- [PROBLEM REQUIREMENTS] Please set down each line of the material exactly.

* * *

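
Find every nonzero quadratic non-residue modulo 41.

3 6 7 11 12 13 14 15 17 19 22 24 26 27 28 29 30 34 35 38

Square k = 1,…,20 (k and 41−k give the same square):
1²=1, 2²=4, 3²=9, 4²=16, 5²=25, 6²=36, 7²≡8, 8²≡23, 9²≡40, 10²≡18, 11²≡39, 12²≡21, 13²≡5, 14²≡32, 15²≡20, 16²≡10, 17²≡2, 18²≡37, 19²≡33, 20²≡31 (mod 41).
The residues are {1, 2, 4, 5, 8, 9, 10, 16, 18, 20, 21, 23, 25, 31, 32, 33, 36, 37, 39, 40}; the non-residues are the remaining 20 nonzero classes.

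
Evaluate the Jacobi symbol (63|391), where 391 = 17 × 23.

Reciprocity: 63 ≡ 3 and 391 ≡ 3 (mod 4), so (63/391) = −(391/63).
Reduce top mod 63: now compute (13/63).
Reciprocity: 13 ≡ 1 and 63 ≡ 3 (mod 4), so (13/63) = +(63/13).
Reduce top mod 13: now compute (11/13).
Reciprocity: 11 ≡ 3 and 13 ≡ 1 (mod 4), so (11/13) = +(13/11).
Reduce top mod 11: now compute (2/11).
Pull out 2: since 11 ≡ 3 (mod 8), (2/11) = -1.
Reached (1/11) = 1. Collecting the sign flips along the way, the symbol is +1.

1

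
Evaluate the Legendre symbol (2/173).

-1

Pull out 2: since 173 ≡ 5 (mod 8), (2/173) = -1.
Reached (1/173) = 1. Collecting the sign flips along the way, the symbol is -1.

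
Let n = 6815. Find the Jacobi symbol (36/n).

Pull out 2^2: since 6815 ≡ 7 (mod 8), (2/6815) = +1, so (2/6815)^2 = +1.
Reciprocity: 9 ≡ 1 and 6815 ≡ 3 (mod 4), so (9/6815) = +(6815/9).
Reduce top mod 9: now compute (2/9).
Pull out 2: since 9 ≡ 1 (mod 8), (2/9) = +1.
Reached (1/9) = 1. Collecting the sign flips along the way, the symbol is +1.

1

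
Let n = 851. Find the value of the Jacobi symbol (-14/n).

-1

First reduce: -14 ≡ 837 (mod 851).
Reciprocity: 837 ≡ 1 and 851 ≡ 3 (mod 4), so (837/851) = +(851/837).
Reduce top mod 837: now compute (14/837).
Pull out 2: since 837 ≡ 5 (mod 8), (2/837) = -1.
Reciprocity: 7 ≡ 3 and 837 ≡ 1 (mod 4), so (7/837) = +(837/7).
Reduce top mod 7: now compute (4/7).
Pull out 2^2: since 7 ≡ 7 (mod 8), (2/7) = +1, so (2/7)^2 = +1.
Reached (1/7) = 1. Collecting the sign flips along the way, the symbol is -1.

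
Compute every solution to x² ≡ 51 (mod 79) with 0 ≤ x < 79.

29, 50

Since 79 ≡ 3 (mod 4), a square root of 51 is 51^((79+1)/4) = 51^20 mod 79.
Repeated squaring: 51^2≡73, 51^4≡36, 51^8≡32, 51^16≡76 (mod 79).
51^20 = 51^(16+4) ≡ 50 (mod 79).
Check: 50² = 2500 ≡ 51 (mod 79). The two roots are 29 and 50.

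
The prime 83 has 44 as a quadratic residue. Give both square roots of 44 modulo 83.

25, 58

Since 83 ≡ 3 (mod 4), a square root of 44 is 44^((83+1)/4) = 44^21 mod 83.
Repeated squaring: 44^2≡27, 44^4≡65, 44^8≡75, 44^16≡64 (mod 83).
44^21 = 44^(16+4+1) ≡ 25 (mod 83).
Check: 25² = 625 ≡ 44 (mod 83). The two roots are 25 and 58.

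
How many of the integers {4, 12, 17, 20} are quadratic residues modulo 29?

(4/29) = +1 → QR.
(12/29) = -1 → non-residue.
(17/29) = -1 → non-residue.
(20/29) = +1 → QR.
Total quadratic residues among the 4: 2.

2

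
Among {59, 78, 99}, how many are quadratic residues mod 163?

0

(59/163) = -1 → non-residue.
(78/163) = -1 → non-residue.
(99/163) = -1 → non-residue.
Total quadratic residues among the 3: 0.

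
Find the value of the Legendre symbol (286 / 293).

Pull out 2: since 293 ≡ 5 (mod 8), (2/293) = -1.
Reciprocity: 143 ≡ 3 and 293 ≡ 1 (mod 4), so (143/293) = +(293/143).
Reduce top mod 143: now compute (7/143).
Reciprocity: 7 ≡ 3 and 143 ≡ 3 (mod 4), so (7/143) = −(143/7).
Reduce top mod 7: now compute (3/7).
Reciprocity: 3 ≡ 3 and 7 ≡ 3 (mod 4), so (3/7) = −(7/3).
Reduce top mod 3: now compute (1/3).
Reached (1/3) = 1. Collecting the sign flips along the way, the symbol is -1.

-1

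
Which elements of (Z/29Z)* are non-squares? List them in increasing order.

2,3,8,10,11,12,14,15,17,18,19,21,26,27

Square k = 1,…,14 (k and 29−k give the same square):
1²=1, 2²=4, 3²=9, 4²=16, 5²=25, 6²≡7, 7²≡20, 8²≡6, 9²≡23, 10²≡13, 11²≡5, 12²≡28, 13²≡24, 14²≡22 (mod 29).
The residues are {1, 4, 5, 6, 7, 9, 13, 16, 20, 22, 23, 24, 25, 28}; the non-residues are the remaining 14 nonzero classes.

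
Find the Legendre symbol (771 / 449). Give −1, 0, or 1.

1

First reduce: 771 ≡ 322 (mod 449).
Pull out 2: since 449 ≡ 1 (mod 8), (2/449) = +1.
Reciprocity: 161 ≡ 1 and 449 ≡ 1 (mod 4), so (161/449) = +(449/161).
Reduce top mod 161: now compute (127/161).
Reciprocity: 127 ≡ 3 and 161 ≡ 1 (mod 4), so (127/161) = +(161/127).
Reduce top mod 127: now compute (34/127).
Pull out 2: since 127 ≡ 7 (mod 8), (2/127) = +1.
Reciprocity: 17 ≡ 1 and 127 ≡ 3 (mod 4), so (17/127) = +(127/17).
Reduce top mod 17: now compute (8/17).
Pull out 2^3: since 17 ≡ 1 (mod 8), (2/17) = +1, so (2/17)^3 = +1.
Reached (1/17) = 1. Collecting the sign flips along the way, the symbol is +1.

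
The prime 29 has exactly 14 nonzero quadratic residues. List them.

1,4,5,6,7,9,13,16,20,22,23,24,25,28

Square k = 1,…,14 (k and 29−k give the same square):
1²=1, 2²=4, 3²=9, 4²=16, 5²=25, 6²≡7, 7²≡20, 8²≡6, 9²≡23, 10²≡13, 11²≡5, 12²≡28, 13²≡24, 14²≡22 (mod 29).
So the quadratic residues mod 29 are {1, 4, 5, 6, 7, 9, 13, 16, 20, 22, 23, 24, 25, 28}.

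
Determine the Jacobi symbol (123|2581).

Reciprocity: 123 ≡ 3 and 2581 ≡ 1 (mod 4), so (123/2581) = +(2581/123).
Reduce top mod 123: now compute (121/123).
Reciprocity: 121 ≡ 1 and 123 ≡ 3 (mod 4), so (121/123) = +(123/121).
Reduce top mod 121: now compute (2/121).
Pull out 2: since 121 ≡ 1 (mod 8), (2/121) = +1.
Reached (1/121) = 1. Collecting the sign flips along the way, the symbol is +1.

1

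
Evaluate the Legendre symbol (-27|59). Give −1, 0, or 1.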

* * *

- [RESPONSE TO THE EXERCISE]
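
Find every nonzero quadratic non-residue modulo 41.

3 6 7 11 12 13 14 15 17 19 22 24 26 27 28 29 30 34 35 38

Square k = 1,…,20 (k and 41−k give the same square):
1²=1, 2²=4, 3²=9, 4²=16, 5²=25, 6²=36, 7²≡8, 8²≡23, 9²≡40, 10²≡18, 11²≡39, 12²≡21, 13²≡5, 14²≡32, 15²≡20, 16²≡10, 17²≡2, 18²≡37, 19²≡33, 20²≡31 (mod 41).
The residues are {1, 2, 4, 5, 8, 9, 10, 16, 18, 20, 21, 23, 25, 31, 32, 33, 36, 37, 39, 40}; the non-residues are the remaining 20 nonzero classes.

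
Evaluate the Jacobi symbol (63|391), where 391 = 17 × 23.

Reciprocity: 63 ≡ 3 and 391 ≡ 3 (mod 4), so (63/391) = −(391/63).
Reduce top mod 63: now compute (13/63).
Reciprocity: 13 ≡ 1 and 63 ≡ 3 (mod 4), so (13/63) = +(63/13).
Reduce top mod 13: now compute (11/13).
Reciprocity: 11 ≡ 3 and 13 ≡ 1 (mod 4), so (11/13) = +(13/11).
Reduce top mod 11: now compute (2/11).
Pull out 2: since 11 ≡ 3 (mod 8), (2/11) = -1.
Reached (1/11) = 1. Collecting the sign flips along the way, the symbol is +1.

1

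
Evaluate the Legendre symbol (2/173).

-1

Pull out 2: since 173 ≡ 5 (mod 8), (2/173) = -1.
Reached (1/173) = 1. Collecting the sign flips along the way, the symbol is -1.

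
Let n = 6815. Find the Jacobi symbol (36/n).

Pull out 2^2: since 6815 ≡ 7 (mod 8), (2/6815) = +1, so (2/6815)^2 = +1.
Reciprocity: 9 ≡ 1 and 6815 ≡ 3 (mod 4), so (9/6815) = +(6815/9).
Reduce top mod 9: now compute (2/9).
Pull out 2: since 9 ≡ 1 (mod 8), (2/9) = +1.
Reached (1/9) = 1. Collecting the sign flips along the way, the symbol is +1.

1

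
Let n = 851. Find the value of the Jacobi symbol (-14/n).

-1

First reduce: -14 ≡ 837 (mod 851).
Reciprocity: 837 ≡ 1 and 851 ≡ 3 (mod 4), so (837/851) = +(851/837).
Reduce top mod 837: now compute (14/837).
Pull out 2: since 837 ≡ 5 (mod 8), (2/837) = -1.
Reciprocity: 7 ≡ 3 and 837 ≡ 1 (mod 4), so (7/837) = +(837/7).
Reduce top mod 7: now compute (4/7).
Pull out 2^2: since 7 ≡ 7 (mod 8), (2/7) = +1, so (2/7)^2 = +1.
Reached (1/7) = 1. Collecting the sign flips along the way, the symbol is -1.

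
Compute every solution to x² ≡ 51 (mod 79) with 0 ≤ x < 79.

29, 50

Since 79 ≡ 3 (mod 4), a square root of 51 is 51^((79+1)/4) = 51^20 mod 79.
Repeated squaring: 51^2≡73, 51^4≡36, 51^8≡32, 51^16≡76 (mod 79).
51^20 = 51^(16+4) ≡ 50 (mod 79).
Check: 50² = 2500 ≡ 51 (mod 79). The two roots are 29 and 50.

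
The prime 83 has 44 as a quadratic residue. Give both square roots of 44 modulo 83.

25, 58

Since 83 ≡ 3 (mod 4), a square root of 44 is 44^((83+1)/4) = 44^21 mod 83.
Repeated squaring: 44^2≡27, 44^4≡65, 44^8≡75, 44^16≡64 (mod 83).
44^21 = 44^(16+4+1) ≡ 25 (mod 83).
Check: 25² = 625 ≡ 44 (mod 83). The two roots are 25 and 58.

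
How many of the integers {4, 12, 17, 20} are quadratic residues modulo 29?

(4/29) = +1 → QR.
(12/29) = -1 → non-residue.
(17/29) = -1 → non-residue.
(20/29) = +1 → QR.
Total quadratic residues among the 4: 2.

2

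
Among {59, 78, 99}, how many are quadratic residues mod 163?

0

(59/163) = -1 → non-residue.
(78/163) = -1 → non-residue.
(99/163) = -1 → non-residue.
Total quadratic residues among the 3: 0.

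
Find the value of the Legendre symbol (286 / 293).

Pull out 2: since 293 ≡ 5 (mod 8), (2/293) = -1.
Reciprocity: 143 ≡ 3 and 293 ≡ 1 (mod 4), so (143/293) = +(293/143).
Reduce top mod 143: now compute (7/143).
Reciprocity: 7 ≡ 3 and 143 ≡ 3 (mod 4), so (7/143) = −(143/7).
Reduce top mod 7: now compute (3/7).
Reciprocity: 3 ≡ 3 and 7 ≡ 3 (mod 4), so (3/7) = −(7/3).
Reduce top mod 3: now compute (1/3).
Reached (1/3) = 1. Collecting the sign flips along the way, the symbol is -1.

-1

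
Which elements of (Z/29Z)* are non-squares? List them in increasing order.

2,3,8,10,11,12,14,15,17,18,19,21,26,27

Square k = 1,…,14 (k and 29−k give the same square):
1²=1, 2²=4, 3²=9, 4²=16, 5²=25, 6²≡7, 7²≡20, 8²≡6, 9²≡23, 10²≡13, 11²≡5, 12²≡28, 13²≡24, 14²≡22 (mod 29).
The residues are {1, 4, 5, 6, 7, 9, 13, 16, 20, 22, 23, 24, 25, 28}; the non-residues are the remaining 14 nonzero classes.

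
Find the Legendre symbol (771 / 449). Give −1, 0, or 1.

1

First reduce: 771 ≡ 322 (mod 449).
Pull out 2: since 449 ≡ 1 (mod 8), (2/449) = +1.
Reciprocity: 161 ≡ 1 and 449 ≡ 1 (mod 4), so (161/449) = +(449/161).
Reduce top mod 161: now compute (127/161).
Reciprocity: 127 ≡ 3 and 161 ≡ 1 (mod 4), so (127/161) = +(161/127).
Reduce top mod 127: now compute (34/127).
Pull out 2: since 127 ≡ 7 (mod 8), (2/127) = +1.
Reciprocity: 17 ≡ 1 and 127 ≡ 3 (mod 4), so (17/127) = +(127/17).
Reduce top mod 17: now compute (8/17).
Pull out 2^3: since 17 ≡ 1 (mod 8), (2/17) = +1, so (2/17)^3 = +1.
Reached (1/17) = 1. Collecting the sign flips along the way, the symbol is +1.

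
The prime 29 has exactly 14 nonzero quadratic residues. List them.

1,4,5,6,7,9,13,16,20,22,23,24,25,28

Square k = 1,…,14 (k and 29−k give the same square):
1²=1, 2²=4, 3²=9, 4²=16, 5²=25, 6²≡7, 7²≡20, 8²≡6, 9²≡23, 10²≡13, 11²≡5, 12²≡28, 13²≡24, 14²≡22 (mod 29).
So the quadratic residues mod 29 are {1, 4, 5, 6, 7, 9, 13, 16, 20, 22, 23, 24, 25, 28}.

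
Determine the Jacobi symbol (123|2581).

Reciprocity: 123 ≡ 3 and 2581 ≡ 1 (mod 4), so (123/2581) = +(2581/123).
Reduce top mod 123: now compute (121/123).
Reciprocity: 121 ≡ 1 and 123 ≡ 3 (mod 4), so (121/123) = +(123/121).
Reduce top mod 121: now compute (2/121).
Pull out 2: since 121 ≡ 1 (mod 8), (2/121) = +1.
Reached (1/121) = 1. Collecting the sign flips along the way, the symbol is +1.

1

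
Evaluate the Legendre symbol (-27|59). Give −1, 0, or 1.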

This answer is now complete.